Top of Provided records
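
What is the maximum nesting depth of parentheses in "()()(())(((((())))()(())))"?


Input: "()()(())(((((())))()(())))"
Tracking depth:
  Position 0 '(': depth becomes 1
  Position 1 ')': depth becomes 0
  Position 2 '(': depth becomes 1
  Position 3 ')': depth becomes 0
  Position 4 '(': depth becomes 1
  Position 5 '(': depth becomes 2
  Position 6 ')': depth becomes 1
  Position 7 ')': depth becomes 0
  Position 8 '(': depth becomes 1
  Position 9 '(': depth becomes 2
  Position 10 '(': depth becomes 3
  Position 11 '(': depth becomes 4
  Position 12 '(': depth becomes 5
  Position 13 '(': depth becomes 6
  Position 14 ')': depth becomes 5
  Position 15 ')': depth becomes 4
  Position 16 ')': depth becomes 3
  Position 17 ')': depth becomes 2
  Position 18 '(': depth becomes 3
  Position 19 ')': depth becomes 2
  Position 20 '(': depth becomes 3
  Position 21 '(': depth becomes 4
  Position 22 ')': depth becomes 3
  Position 23 ')': depth becomes 2
  Position 24 ')': depth becomes 1
  Position 25 ')': depth becomes 0
Maximum depth reached: 6

6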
Bottom of Provided records
### [Assignment]
Set the entries down again precisely as they were given.

### [Your solution]
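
What is the maximum nesting depth of parentheses in "()()(())(((((())))()(())))"?


Input: "()()(())(((((())))()(())))"
Tracking depth:
  Position 0 '(': depth becomes 1
  Position 1 ')': depth becomes 0
  Position 2 '(': depth becomes 1
  Position 3 ')': depth becomes 0
  Position 4 '(': depth becomes 1
  Position 5 '(': depth becomes 2
  Position 6 ')': depth becomes 1
  Position 7 ')': depth becomes 0
  Position 8 '(': depth becomes 1
  Position 9 '(': depth becomes 2
  Position 10 '(': depth becomes 3
  Position 11 '(': depth becomes 4
  Position 12 '(': depth becomes 5
  Position 13 '(': depth becomes 6
  Position 14 ')': depth becomes 5
  Position 15 ')': depth becomes 4
  Position 16 ')': depth becomes 3
  Position 17 ')': depth becomes 2
  Position 18 '(': depth becomes 3
  Position 19 ')': depth becomes 2
  Position 20 '(': depth becomes 3
  Position 21 '(': depth becomes 4
  Position 22 ')': depth becomes 3
  Position 23 ')': depth becomes 2
  Position 24 ')': depth becomes 1
  Position 25 ')': depth becomes 0
Maximum depth reached: 6

6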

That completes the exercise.